▶ [About this exercise]
Filter this data down to the lines that hold "Energy", and copy them.

▶ [Collected data]
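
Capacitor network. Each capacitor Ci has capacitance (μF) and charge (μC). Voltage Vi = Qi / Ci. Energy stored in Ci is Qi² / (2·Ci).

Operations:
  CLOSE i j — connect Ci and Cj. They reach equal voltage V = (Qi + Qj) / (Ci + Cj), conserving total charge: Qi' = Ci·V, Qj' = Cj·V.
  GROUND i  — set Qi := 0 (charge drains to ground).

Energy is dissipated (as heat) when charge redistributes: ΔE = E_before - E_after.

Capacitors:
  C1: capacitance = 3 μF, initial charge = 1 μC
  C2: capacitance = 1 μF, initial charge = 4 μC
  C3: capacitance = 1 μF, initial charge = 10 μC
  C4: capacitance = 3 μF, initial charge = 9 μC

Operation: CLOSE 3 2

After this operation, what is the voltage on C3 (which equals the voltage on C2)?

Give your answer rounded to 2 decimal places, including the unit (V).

Answer: 7.00 V

Derivation:
Initial: C1(3μF, Q=1μC, V=0.33V), C2(1μF, Q=4μC, V=4.00V), C3(1μF, Q=10μC, V=10.00V), C4(3μF, Q=9μC, V=3.00V)
Op 1: CLOSE 3-2: Q_total=14.00, C_total=2.00, V=7.00; Q3=7.00, Q2=7.00; dissipated=9.000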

▶ [Expected answer]
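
Capacitor network. Each capacitor Ci has capacitance (μF) and charge (μC). Voltage Vi = Qi / Ci. Energy stored in Ci is Qi² / (2·Ci).
Energy is dissipated (as heat) when charge redistributes: ΔE = E_before - E_after.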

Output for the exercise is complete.